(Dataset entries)
■ ■ ■
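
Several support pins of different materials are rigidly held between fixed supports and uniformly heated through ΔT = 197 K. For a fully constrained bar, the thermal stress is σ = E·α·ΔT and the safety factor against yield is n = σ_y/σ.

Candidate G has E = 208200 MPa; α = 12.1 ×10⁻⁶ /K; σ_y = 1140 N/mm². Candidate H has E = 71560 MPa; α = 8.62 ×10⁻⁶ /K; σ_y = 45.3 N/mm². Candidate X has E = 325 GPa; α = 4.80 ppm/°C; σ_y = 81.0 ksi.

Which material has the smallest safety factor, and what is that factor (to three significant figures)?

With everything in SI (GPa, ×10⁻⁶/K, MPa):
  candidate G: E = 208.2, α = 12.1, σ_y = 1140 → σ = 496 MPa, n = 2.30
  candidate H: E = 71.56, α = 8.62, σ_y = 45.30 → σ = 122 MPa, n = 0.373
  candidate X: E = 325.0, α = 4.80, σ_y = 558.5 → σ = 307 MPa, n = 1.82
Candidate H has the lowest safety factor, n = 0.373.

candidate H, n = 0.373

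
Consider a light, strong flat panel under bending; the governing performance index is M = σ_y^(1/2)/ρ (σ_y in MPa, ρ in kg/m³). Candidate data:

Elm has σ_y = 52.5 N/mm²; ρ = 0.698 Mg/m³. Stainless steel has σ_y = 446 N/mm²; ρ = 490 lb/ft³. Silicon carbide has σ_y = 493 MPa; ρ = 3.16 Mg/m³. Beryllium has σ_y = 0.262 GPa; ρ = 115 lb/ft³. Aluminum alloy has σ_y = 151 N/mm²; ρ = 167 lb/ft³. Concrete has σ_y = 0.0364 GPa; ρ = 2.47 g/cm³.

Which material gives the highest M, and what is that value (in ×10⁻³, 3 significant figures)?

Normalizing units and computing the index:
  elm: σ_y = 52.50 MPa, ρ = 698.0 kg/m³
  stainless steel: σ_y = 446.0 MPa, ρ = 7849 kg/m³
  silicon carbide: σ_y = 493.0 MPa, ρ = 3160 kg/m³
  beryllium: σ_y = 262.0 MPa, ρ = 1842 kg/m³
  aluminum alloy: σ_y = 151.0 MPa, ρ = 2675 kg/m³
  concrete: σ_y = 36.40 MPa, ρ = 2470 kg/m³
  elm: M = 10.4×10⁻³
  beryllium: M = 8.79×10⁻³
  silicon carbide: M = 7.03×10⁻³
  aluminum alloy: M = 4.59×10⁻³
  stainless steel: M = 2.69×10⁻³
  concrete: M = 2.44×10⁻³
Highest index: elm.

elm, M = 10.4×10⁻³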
■ ■ ■
> **EXERCISE**
Each of the lines above must appear again, unchanged.

> **SOLVED EXERCISE**
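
Several support pins of different materials are rigidly held between fixed supports and uniformly heated through ΔT = 197 K. For a fully constrained bar, the thermal stress is σ = E·α·ΔT and the safety factor against yield is n = σ_y/σ.

Candidate G has E = 208200 MPa; α = 12.1 ×10⁻⁶ /K; σ_y = 1140 N/mm². Candidate H has E = 71560 MPa; α = 8.62 ×10⁻⁶ /K; σ_y = 45.3 N/mm². Candidate X has E = 325 GPa; α = 4.80 ppm/°C; σ_y = 81.0 ksi.

Which material has the smallest safety factor, and what is that factor (to three significant figures)?

With everything in SI (GPa, ×10⁻⁶/K, MPa):
  candidate G: E = 208.2, α = 12.1, σ_y = 1140 → σ = 496 MPa, n = 2.30
  candidate H: E = 71.56, α = 8.62, σ_y = 45.30 → σ = 122 MPa, n = 0.373
  candidate X: E = 325.0, α = 4.80, σ_y = 558.5 → σ = 307 MPa, n = 1.82
Candidate H has the lowest safety factor, n = 0.373.

candidate H, n = 0.373

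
Consider a light, strong flat panel under bending; the governing performance index is M = σ_y^(1/2)/ρ (σ_y in MPa, ρ in kg/m³). Candidate data:

Elm has σ_y = 52.5 N/mm²; ρ = 0.698 Mg/m³. Stainless steel has σ_y = 446 N/mm²; ρ = 490 lb/ft³. Silicon carbide has σ_y = 493 MPa; ρ = 3.16 Mg/m³. Beryllium has σ_y = 0.262 GPa; ρ = 115 lb/ft³. Aluminum alloy has σ_y = 151 N/mm²; ρ = 167 lb/ft³. Concrete has σ_y = 0.0364 GPa; ρ = 2.47 g/cm³.

Which material gives the highest M, and what is that value (in ×10⁻³, 3 significant figures)?

Normalizing units and computing the index:
  elm: σ_y = 52.50 MPa, ρ = 698.0 kg/m³
  stainless steel: σ_y = 446.0 MPa, ρ = 7849 kg/m³
  silicon carbide: σ_y = 493.0 MPa, ρ = 3160 kg/m³
  beryllium: σ_y = 262.0 MPa, ρ = 1842 kg/m³
  aluminum alloy: σ_y = 151.0 MPa, ρ = 2675 kg/m³
  concrete: σ_y = 36.40 MPa, ρ = 2470 kg/m³
  elm: M = 10.4×10⁻³
  beryllium: M = 8.79×10⁻³
  silicon carbide: M = 7.03×10⁻³
  aluminum alloy: M = 4.59×10⁻³
  stainless steel: M = 2.69×10⁻³
  concrete: M = 2.44×10⁻³
Highest index: elm.

elm, M = 10.4×10⁻³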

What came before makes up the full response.